» **Data**
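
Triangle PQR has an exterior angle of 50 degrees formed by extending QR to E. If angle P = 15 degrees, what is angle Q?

The exterior angle theorem states that an exterior angle equals the sum of the two non-adjacent interior angles.
So 50 = 15 + angle Q, which gives angle Q = 50 - 15 = 35 degrees.

35 degrees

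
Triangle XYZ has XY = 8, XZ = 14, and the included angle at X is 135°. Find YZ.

By the law of cosines: YZ^2 = XY^2 + XZ^2 - 2*XY*XZ*cos(X)
YZ^2 = 8^2 + 14^2 - 2*8*14*cos(135°)
YZ^2 = 64 + 196 - 224*(-sqrt(2)/2)
YZ^2 = 112*sqrt(2) + 260
YZ = 2*sqrt(28*sqrt(2) + 65)

2*sqrt(28*sqrt(2) + 65)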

» **Task description**
From the first line to the last, write out the listing exactly.

» **Reply**
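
Triangle PQR has an exterior angle of 50 degrees formed by extending QR to E. If angle P = 15 degrees, what is angle Q?

The exterior angle theorem states that an exterior angle equals the sum of the two non-adjacent interior angles.
So 50 = 15 + angle Q, which gives angle Q = 50 - 15 = 35 degrees.

35 degrees

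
Triangle XYZ has XY = 8, XZ = 14, and the included angle at X is 135°. Find YZ.

By the law of cosines: YZ^2 = XY^2 + XZ^2 - 2*XY*XZ*cos(X)
YZ^2 = 8^2 + 14^2 - 2*8*14*cos(135°)
YZ^2 = 64 + 196 - 224*(-sqrt(2)/2)
YZ^2 = 112*sqrt(2) + 260
YZ = 2*sqrt(28*sqrt(2) + 65)

2*sqrt(28*sqrt(2) + 65)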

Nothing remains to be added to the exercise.